# What the task requires:
Write out all the data below exactly.

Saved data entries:

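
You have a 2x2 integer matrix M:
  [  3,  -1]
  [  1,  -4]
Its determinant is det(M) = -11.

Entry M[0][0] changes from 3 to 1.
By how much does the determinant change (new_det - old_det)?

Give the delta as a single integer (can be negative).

Cofactor C_00 = -4
Entry delta = 1 - 3 = -2
Det delta = entry_delta * cofactor = -2 * -4 = 8

Answer: 8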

# Solved problem:
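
You have a 2x2 integer matrix M:
  [  3,  -1]
  [  1,  -4]
Its determinant is det(M) = -11.

Entry M[0][0] changes from 3 to 1.
By how much does the determinant change (new_det - old_det)?

Give the delta as a single integer (can be negative).

Cofactor C_00 = -4
Entry delta = 1 - 3 = -2
Det delta = entry_delta * cofactor = -2 * -4 = 8

Answer: 8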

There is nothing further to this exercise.